== Segment start ==
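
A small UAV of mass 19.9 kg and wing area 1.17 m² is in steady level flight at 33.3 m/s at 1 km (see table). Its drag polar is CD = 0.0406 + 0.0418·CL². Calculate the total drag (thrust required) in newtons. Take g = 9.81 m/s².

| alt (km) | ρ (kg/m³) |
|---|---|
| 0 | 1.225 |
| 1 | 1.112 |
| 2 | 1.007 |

D = 31.5 N

At 1 km, from the table: ρ = 1.112 kg/m³.
In steady level flight, lift balances weight: W = mg = 19.9 × 9.81 = 195.22 N.
q = ½ρv² = ½ × 1.112 × 33.3² = 616.5 Pa.
CL = W/(q·S) = 195.22 / (616.5 × 1.17) = 0.2706.
CD = 0.0406 + 0.0418 × 0.2706² = 0.04366.
D = q·S·CD = 616.5 × 1.17 × 0.04366 = 31.5 N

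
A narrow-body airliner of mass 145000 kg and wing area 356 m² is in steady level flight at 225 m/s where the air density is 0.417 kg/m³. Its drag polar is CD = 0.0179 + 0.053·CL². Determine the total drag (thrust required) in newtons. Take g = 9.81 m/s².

D = 95800 N

Weight W = mg = 145000 × 9.81 = 1.4224×10^6 N; in level flight L = W.
Dynamic pressure q = 0.5 × 0.417 × 225² = 10560 Pa.
CL = 2W/(ρv²S) = 2×1.4224×10^6/(0.417×225²×356) = 0.3785.
CD = 0.0179 + 0.053 × 0.3785² = 0.02549.
D = q·S·CD = 10560 × 356 × 0.02549 = 95800 N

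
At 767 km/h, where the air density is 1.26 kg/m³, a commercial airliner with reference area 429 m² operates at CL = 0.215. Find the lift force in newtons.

Convert speed: v = 767 km/h ÷ 3.6 = 213.1 m/s.
L = ½ρv²S·CL = ½ × 1.26 × 213.1² × 429 × 0.215 = 2.64×10^6 N ≈ 2640 kN

L = 2.64×10^6 N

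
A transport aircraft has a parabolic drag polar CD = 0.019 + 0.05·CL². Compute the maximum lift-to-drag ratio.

For CD = CD0 + K·CL², (L/D)max occurs at CL* = √(CD0/K) and equals 1/(2√(K·CD0)).
(L/D)max = 1/(2√(0.05 × 0.019)) = 1/(2 × 0.03082) = 16.2

(L/D)max = 16.2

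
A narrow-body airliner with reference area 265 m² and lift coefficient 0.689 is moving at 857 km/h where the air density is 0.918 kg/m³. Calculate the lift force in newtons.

L = 4.75×10^6 N

Convert speed: v = 857 km/h ÷ 3.6 = 238.1 m/s.
Dynamic pressure q = ½ρv² = ½ × 0.918 × 238.1² = 26010 Pa.
L = q·S·CL = 26010 × 265 × 0.689 = 4.75×10^6 N ≈ 4750 kN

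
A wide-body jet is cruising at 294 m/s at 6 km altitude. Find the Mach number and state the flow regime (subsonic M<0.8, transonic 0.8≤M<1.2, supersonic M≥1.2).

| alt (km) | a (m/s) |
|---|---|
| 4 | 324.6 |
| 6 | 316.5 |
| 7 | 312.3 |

At 6 km, from the table: a = 316.5 m/s.
M = v/a = 294 / 316.5 = 0.929
M = 0.929 → transonic.

M = 0.929 (transonic)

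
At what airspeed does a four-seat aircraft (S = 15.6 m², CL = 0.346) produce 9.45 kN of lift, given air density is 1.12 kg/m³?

L = ½ρv²S·CL ⇒ v = √(2L/(ρ·S·CL))
v = √(2 × 9450 / (1.12 × 15.6 × 0.346)) = √3126 = 55.9 m/s

v = 55.9 m/s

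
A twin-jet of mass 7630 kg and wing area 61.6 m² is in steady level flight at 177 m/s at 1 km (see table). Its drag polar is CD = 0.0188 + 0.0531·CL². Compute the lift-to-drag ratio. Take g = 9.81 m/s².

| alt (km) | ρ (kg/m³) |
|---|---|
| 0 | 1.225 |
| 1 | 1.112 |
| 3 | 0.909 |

L/D = 3.66

At 1 km, from the table: ρ = 1.112 kg/m³.
Weight W = mg = 7630 × 9.81 = 74850 N; in level flight L = W.
Dynamic pressure q = 0.5 × 1.112 × 177² = 17420 Pa.
CL = 2W/(ρv²S) = 2×74850/(1.112×177²×61.6) = 0.06976.
CD = 0.0188 + 0.0531 × 0.06976² = 0.01906.
L/D = CL/CD = 0.06976 / 0.01906 = 3.66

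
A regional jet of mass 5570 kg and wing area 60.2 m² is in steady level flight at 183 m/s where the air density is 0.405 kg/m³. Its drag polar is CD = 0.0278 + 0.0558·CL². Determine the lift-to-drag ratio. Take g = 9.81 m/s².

L/D = 4.65

In steady level flight, lift balances weight: W = mg = 5570 × 9.81 = 54642 N.
q = ½ρv² = ½ × 0.405 × 183² = 6782 Pa.
CL = 2W/(ρv²S) = 2×54642/(0.405×183²×60.2) = 0.1338.
CD = 0.0278 + 0.0558 × 0.1338² = 0.0288.
L/D = CL/CD = 0.1338 / 0.0288 = 4.65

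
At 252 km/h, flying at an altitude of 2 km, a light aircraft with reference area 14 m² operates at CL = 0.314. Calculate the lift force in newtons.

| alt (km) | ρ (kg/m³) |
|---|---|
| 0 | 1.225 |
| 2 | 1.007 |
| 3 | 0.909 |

At 2 km, from the table: ρ = 1.007 kg/m³.
Convert speed: v = 252 km/h ÷ 3.6 = 70 m/s.
L = ½ρv²S·CL = ½ × 1.007 × 70² × 14 × 0.314 = 10800 N ≈ 10.8 kN

L = 10800 N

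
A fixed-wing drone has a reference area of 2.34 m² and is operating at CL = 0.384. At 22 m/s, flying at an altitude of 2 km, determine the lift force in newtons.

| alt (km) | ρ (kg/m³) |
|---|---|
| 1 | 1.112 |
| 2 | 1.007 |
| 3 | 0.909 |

L = 219 N

At 2 km, from the table: ρ = 1.007 kg/m³.
Dynamic pressure q = ½ρv² = ½ × 1.007 × 22² = 243.7 Pa.
L = q·S·CL = 243.7 × 2.34 × 0.384 = 219 N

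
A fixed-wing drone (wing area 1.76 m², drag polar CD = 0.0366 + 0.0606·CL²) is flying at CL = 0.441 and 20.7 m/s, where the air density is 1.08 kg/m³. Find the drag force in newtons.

D = 19.7 N

CD = 0.0366 + 0.0606 × 0.441² = 0.04839
D = ½ρv²S·CD = ½ × 1.08 × 20.7² × 1.76 × 0.04839 = 19.7 N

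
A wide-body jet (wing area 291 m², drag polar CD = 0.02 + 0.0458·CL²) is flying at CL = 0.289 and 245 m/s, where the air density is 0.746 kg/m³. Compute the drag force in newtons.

CD = 0.02 + 0.0458 × 0.289² = 0.02383
D = ½ρv²S·CD = ½ × 0.746 × 245² × 291 × 0.02383 = 1.55×10^5 N

D = 1.55×10^5 N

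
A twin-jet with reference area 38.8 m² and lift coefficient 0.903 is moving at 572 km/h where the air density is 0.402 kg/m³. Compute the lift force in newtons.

Convert speed: v = 572 km/h ÷ 3.6 = 158.9 m/s.
Dynamic pressure q = ½ρv² = ½ × 0.402 × 158.9² = 5074 Pa.
L = q·S·CL = 5074 × 38.8 × 0.903 = 1.78×10^5 N ≈ 178 kN

L = 1.78×10^5 N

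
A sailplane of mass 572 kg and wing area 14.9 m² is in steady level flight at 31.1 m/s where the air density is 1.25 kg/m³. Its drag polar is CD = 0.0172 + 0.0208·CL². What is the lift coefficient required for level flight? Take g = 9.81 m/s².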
== Segment end ==
• _What you will do_:
Without changing anything, repeat the whole listing.

• _Reply_:
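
A small UAV of mass 19.9 kg and wing area 1.17 m² is in steady level flight at 33.3 m/s at 1 km (see table). Its drag polar is CD = 0.0406 + 0.0418·CL². Calculate the total drag (thrust required) in newtons. Take g = 9.81 m/s².

| alt (km) | ρ (kg/m³) |
|---|---|
| 0 | 1.225 |
| 1 | 1.112 |
| 2 | 1.007 |

D = 31.5 N

At 1 km, from the table: ρ = 1.112 kg/m³.
In steady level flight, lift balances weight: W = mg = 19.9 × 9.81 = 195.22 N.
q = ½ρv² = ½ × 1.112 × 33.3² = 616.5 Pa.
CL = W/(q·S) = 195.22 / (616.5 × 1.17) = 0.2706.
CD = 0.0406 + 0.0418 × 0.2706² = 0.04366.
D = q·S·CD = 616.5 × 1.17 × 0.04366 = 31.5 N

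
A narrow-body airliner of mass 145000 kg and wing area 356 m² is in steady level flight at 225 m/s where the air density is 0.417 kg/m³. Its drag polar is CD = 0.0179 + 0.053·CL². Determine the total drag (thrust required) in newtons. Take g = 9.81 m/s².

D = 95800 N

Weight W = mg = 145000 × 9.81 = 1.4224×10^6 N; in level flight L = W.
Dynamic pressure q = 0.5 × 0.417 × 225² = 10560 Pa.
CL = 2W/(ρv²S) = 2×1.4224×10^6/(0.417×225²×356) = 0.3785.
CD = 0.0179 + 0.053 × 0.3785² = 0.02549.
D = q·S·CD = 10560 × 356 × 0.02549 = 95800 N

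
At 767 km/h, where the air density is 1.26 kg/m³, a commercial airliner with reference area 429 m² operates at CL = 0.215. Find the lift force in newtons.

Convert speed: v = 767 km/h ÷ 3.6 = 213.1 m/s.
L = ½ρv²S·CL = ½ × 1.26 × 213.1² × 429 × 0.215 = 2.64×10^6 N ≈ 2640 kN

L = 2.64×10^6 N

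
A transport aircraft has a parabolic drag polar CD = 0.019 + 0.05·CL². Compute the maximum lift-to-drag ratio.

For CD = CD0 + K·CL², (L/D)max occurs at CL* = √(CD0/K) and equals 1/(2√(K·CD0)).
(L/D)max = 1/(2√(0.05 × 0.019)) = 1/(2 × 0.03082) = 16.2

(L/D)max = 16.2

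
A narrow-body airliner with reference area 265 m² and lift coefficient 0.689 is moving at 857 km/h where the air density is 0.918 kg/m³. Calculate the lift force in newtons.

L = 4.75×10^6 N

Convert speed: v = 857 km/h ÷ 3.6 = 238.1 m/s.
Dynamic pressure q = ½ρv² = ½ × 0.918 × 238.1² = 26010 Pa.
L = q·S·CL = 26010 × 265 × 0.689 = 4.75×10^6 N ≈ 4750 kN

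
A wide-body jet is cruising at 294 m/s at 6 km altitude. Find the Mach number and state the flow regime (subsonic M<0.8, transonic 0.8≤M<1.2, supersonic M≥1.2).

| alt (km) | a (m/s) |
|---|---|
| 4 | 324.6 |
| 6 | 316.5 |
| 7 | 312.3 |

At 6 km, from the table: a = 316.5 m/s.
M = v/a = 294 / 316.5 = 0.929
M = 0.929 → transonic.

M = 0.929 (transonic)

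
At what airspeed does a four-seat aircraft (S = 15.6 m², CL = 0.346) produce 9.45 kN of lift, given air density is 1.12 kg/m³?

L = ½ρv²S·CL ⇒ v = √(2L/(ρ·S·CL))
v = √(2 × 9450 / (1.12 × 15.6 × 0.346)) = √3126 = 55.9 m/s

v = 55.9 m/s

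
A twin-jet of mass 7630 kg and wing area 61.6 m² is in steady level flight at 177 m/s at 1 km (see table). Its drag polar is CD = 0.0188 + 0.0531·CL². Compute the lift-to-drag ratio. Take g = 9.81 m/s².

| alt (km) | ρ (kg/m³) |
|---|---|
| 0 | 1.225 |
| 1 | 1.112 |
| 3 | 0.909 |

L/D = 3.66

At 1 km, from the table: ρ = 1.112 kg/m³.
Weight W = mg = 7630 × 9.81 = 74850 N; in level flight L = W.
Dynamic pressure q = 0.5 × 1.112 × 177² = 17420 Pa.
CL = 2W/(ρv²S) = 2×74850/(1.112×177²×61.6) = 0.06976.
CD = 0.0188 + 0.0531 × 0.06976² = 0.01906.
L/D = CL/CD = 0.06976 / 0.01906 = 3.66

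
A regional jet of mass 5570 kg and wing area 60.2 m² is in steady level flight at 183 m/s where the air density is 0.405 kg/m³. Its drag polar is CD = 0.0278 + 0.0558·CL². Determine the lift-to-drag ratio. Take g = 9.81 m/s².

L/D = 4.65

In steady level flight, lift balances weight: W = mg = 5570 × 9.81 = 54642 N.
q = ½ρv² = ½ × 0.405 × 183² = 6782 Pa.
CL = 2W/(ρv²S) = 2×54642/(0.405×183²×60.2) = 0.1338.
CD = 0.0278 + 0.0558 × 0.1338² = 0.0288.
L/D = CL/CD = 0.1338 / 0.0288 = 4.65

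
At 252 km/h, flying at an altitude of 2 km, a light aircraft with reference area 14 m² operates at CL = 0.314. Calculate the lift force in newtons.

| alt (km) | ρ (kg/m³) |
|---|---|
| 0 | 1.225 |
| 2 | 1.007 |
| 3 | 0.909 |

At 2 km, from the table: ρ = 1.007 kg/m³.
Convert speed: v = 252 km/h ÷ 3.6 = 70 m/s.
L = ½ρv²S·CL = ½ × 1.007 × 70² × 14 × 0.314 = 10800 N ≈ 10.8 kN

L = 10800 N

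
A fixed-wing drone has a reference area of 2.34 m² and is operating at CL = 0.384. At 22 m/s, flying at an altitude of 2 km, determine the lift force in newtons.

| alt (km) | ρ (kg/m³) |
|---|---|
| 1 | 1.112 |
| 2 | 1.007 |
| 3 | 0.909 |

L = 219 N

At 2 km, from the table: ρ = 1.007 kg/m³.
Dynamic pressure q = ½ρv² = ½ × 1.007 × 22² = 243.7 Pa.
L = q·S·CL = 243.7 × 2.34 × 0.384 = 219 N

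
A fixed-wing drone (wing area 1.76 m², drag polar CD = 0.0366 + 0.0606·CL²) is flying at CL = 0.441 and 20.7 m/s, where the air density is 1.08 kg/m³. Find the drag force in newtons.

D = 19.7 N

CD = 0.0366 + 0.0606 × 0.441² = 0.04839
D = ½ρv²S·CD = ½ × 1.08 × 20.7² × 1.76 × 0.04839 = 19.7 N

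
A wide-body jet (wing area 291 m², drag polar CD = 0.02 + 0.0458·CL²) is flying at CL = 0.289 and 245 m/s, where the air density is 0.746 kg/m³. Compute the drag force in newtons.

CD = 0.02 + 0.0458 × 0.289² = 0.02383
D = ½ρv²S·CD = ½ × 0.746 × 245² × 291 × 0.02383 = 1.55×10^5 N

D = 1.55×10^5 N

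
A twin-jet with reference area 38.8 m² and lift coefficient 0.903 is moving at 572 km/h where the air density is 0.402 kg/m³. Compute the lift force in newtons.

Convert speed: v = 572 km/h ÷ 3.6 = 158.9 m/s.
Dynamic pressure q = ½ρv² = ½ × 0.402 × 158.9² = 5074 Pa.
L = q·S·CL = 5074 × 38.8 × 0.903 = 1.78×10^5 N ≈ 178 kN

L = 1.78×10^5 N

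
A sailplane of mass 572 kg and wing area 14.9 m² is in steady level flight at 31.1 m/s where the air density is 1.25 kg/m³. Its drag polar is CD = 0.0172 + 0.0208·CL². What is the lift coefficient required for level flight? Take g = 9.81 m/s².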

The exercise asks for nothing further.